Exercise objective - Under this task are some entries; return every one of them exactly.

[Data items]
+===+

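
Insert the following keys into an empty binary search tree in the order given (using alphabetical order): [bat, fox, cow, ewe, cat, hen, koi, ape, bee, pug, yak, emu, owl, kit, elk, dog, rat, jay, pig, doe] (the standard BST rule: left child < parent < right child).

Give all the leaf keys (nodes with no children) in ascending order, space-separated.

ape bee doe jay pig rat

Insert bat: tree is empty, so bat becomes the root.
Insert fox: fox > bat → go right. Place as right child of bat.
Insert cow: cow > bat → go right; cow < fox → go left. Place as left child of fox.
Insert ewe: ewe > bat → go right; ewe < fox → go left; ewe > cow → go right. Place as right child of cow.
Insert cat: cat > bat → go right; cat < fox → go left; cat < cow → go left. Place as left child of cow.
Insert hen: hen > bat → go right; hen > fox → go right. Place as right child of fox.
Insert koi: koi > bat → go right; koi > fox → go right; koi > hen → go right. Place as right child of hen.
Insert ape: ape < bat → go left. Place as left child of bat.
Insert bee: bee > bat → go right; bee < fox → go left; bee < cow → go left; bee < cat → go left. Place as left child of cat.
Insert pug: pug > bat → go right; pug > fox → go right; pug > hen → go right; pug > koi → go right. Place as right child of koi.
Insert yak: yak > bat → go right; yak > fox → go right; yak > hen → go right; yak > koi → go right; yak > pug → go right. Place as right child of pug.
Insert emu: emu > bat → go right; emu < fox → go left; emu > cow → go right; emu < ewe → go left. Place as left child of ewe.
Insert owl: owl > bat → go right; owl > fox → go right; owl > hen → go right; owl > koi → go right; owl < pug → go left. Place as left child of pug.
Insert kit: kit > bat → go right; kit > fox → go right; kit > hen → go right; kit < koi → go left. Place as left child of koi.
Insert elk: elk > bat → go right; elk < fox → go left; elk > cow → go right; elk < ewe → go left; elk < emu → go left. Place as left child of emu.
Insert dog: dog > bat → go right; dog < fox → go left; dog > cow → go right; dog < ewe → go left; dog < emu → go left; dog < elk → go left. Place as left child of elk.
Insert rat: rat > bat → go right; rat > fox → go right; rat > hen → go right; rat > koi → go right; rat > pug → go right; rat < yak → go left. Place as left child of yak.
Insert jay: jay > bat → go right; jay > fox → go right; jay > hen → go right; jay < koi → go left; jay < kit → go left. Place as left child of kit.
Insert pig: pig > bat → go right; pig > fox → go right; pig > hen → go right; pig > koi → go right; pig < pug → go left; pig > owl → go right. Place as right child of owl.
Insert doe: doe > bat → go right; doe < fox → go left; doe > cow → go right; doe < ewe → go left; doe < emu → go left; doe < elk → go left; doe < dog → go left. Place as left child of dog.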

+===+

Solution for this problem -
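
Insert the following keys into an empty binary search tree in the order given (using alphabetical order): [bat, fox, cow, ewe, cat, hen, koi, ape, bee, pug, yak, emu, owl, kit, elk, dog, rat, jay, pig, doe] (the standard BST rule: left child < parent < right child).

Give all the leaf keys (nodes with no children) in ascending order, space-separated.

ape bee doe jay pig rat

Insert bat: tree is empty, so bat becomes the root.
Insert fox: fox > bat → go right. Place as right child of bat.
Insert cow: cow > bat → go right; cow < fox → go left. Place as left child of fox.
Insert ewe: ewe > bat → go right; ewe < fox → go left; ewe > cow → go right. Place as right child of cow.
Insert cat: cat > bat → go right; cat < fox → go left; cat < cow → go left. Place as left child of cow.
Insert hen: hen > bat → go right; hen > fox → go right. Place as right child of fox.
Insert koi: koi > bat → go right; koi > fox → go right; koi > hen → go right. Place as right child of hen.
Insert ape: ape < bat → go left. Place as left child of bat.
Insert bee: bee > bat → go right; bee < fox → go left; bee < cow → go left; bee < cat → go left. Place as left child of cat.
Insert pug: pug > bat → go right; pug > fox → go right; pug > hen → go right; pug > koi → go right. Place as right child of koi.
Insert yak: yak > bat → go right; yak > fox → go right; yak > hen → go right; yak > koi → go right; yak > pug → go right. Place as right child of pug.
Insert emu: emu > bat → go right; emu < fox → go left; emu > cow → go right; emu < ewe → go left. Place as left child of ewe.
Insert owl: owl > bat → go right; owl > fox → go right; owl > hen → go right; owl > koi → go right; owl < pug → go left. Place as left child of pug.
Insert kit: kit > bat → go right; kit > fox → go right; kit > hen → go right; kit < koi → go left. Place as left child of koi.
Insert elk: elk > bat → go right; elk < fox → go left; elk > cow → go right; elk < ewe → go left; elk < emu → go left. Place as left child of emu.
Insert dog: dog > bat → go right; dog < fox → go left; dog > cow → go right; dog < ewe → go left; dog < emu → go left; dog < elk → go left. Place as left child of elk.
Insert rat: rat > bat → go right; rat > fox → go right; rat > hen → go right; rat > koi → go right; rat > pug → go right; rat < yak → go left. Place as left child of yak.
Insert jay: jay > bat → go right; jay > fox → go right; jay > hen → go right; jay < koi → go left; jay < kit → go left. Place as left child of kit.
Insert pig: pig > bat → go right; pig > fox → go right; pig > hen → go right; pig > koi → go right; pig < pug → go left; pig > owl → go right. Place as right child of owl.
Insert doe: doe > bat → go right; doe < fox → go left; doe > cow → go right; doe < ewe → go left; doe < emu → go left; doe < elk → go left; doe < dog → go left. Place as left child of dog.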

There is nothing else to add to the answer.